▶ _EXERCISE OBJECTIVE_:
Report every line from the material that contains the word "mean".

▶ _RECORDS SUPPLIED_:

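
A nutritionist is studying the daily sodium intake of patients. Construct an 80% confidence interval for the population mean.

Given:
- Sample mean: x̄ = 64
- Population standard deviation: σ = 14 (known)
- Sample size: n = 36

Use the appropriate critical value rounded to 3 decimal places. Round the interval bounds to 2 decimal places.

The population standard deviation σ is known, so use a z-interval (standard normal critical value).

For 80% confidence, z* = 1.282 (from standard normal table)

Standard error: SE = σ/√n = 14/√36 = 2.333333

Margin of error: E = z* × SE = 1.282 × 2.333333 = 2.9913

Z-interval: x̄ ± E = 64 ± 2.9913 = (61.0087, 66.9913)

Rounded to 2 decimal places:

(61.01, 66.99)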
...
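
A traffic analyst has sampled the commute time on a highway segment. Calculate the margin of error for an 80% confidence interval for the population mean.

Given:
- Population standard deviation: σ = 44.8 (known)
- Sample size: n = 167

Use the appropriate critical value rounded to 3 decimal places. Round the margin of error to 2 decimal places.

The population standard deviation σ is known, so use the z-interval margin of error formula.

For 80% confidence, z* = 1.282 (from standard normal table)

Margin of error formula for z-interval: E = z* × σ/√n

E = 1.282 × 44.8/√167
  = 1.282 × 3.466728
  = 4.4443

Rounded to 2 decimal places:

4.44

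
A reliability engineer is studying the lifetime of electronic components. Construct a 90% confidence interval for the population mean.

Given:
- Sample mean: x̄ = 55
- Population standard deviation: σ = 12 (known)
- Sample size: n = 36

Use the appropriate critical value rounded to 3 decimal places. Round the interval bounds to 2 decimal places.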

▶ _OUTPUT OF THE TASK_:
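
A nutritionist is studying the daily sodium intake of patients. Construct an 80% confidence interval for the population mean.
- Sample mean: x̄ = 64
A traffic analyst has sampled the commute time on a highway segment. Calculate the margin of error for an 80% confidence interval for the population mean.
A reliability engineer is studying the lifetime of electronic components. Construct a 90% confidence interval for the population mean.
- Sample mean: x̄ = 55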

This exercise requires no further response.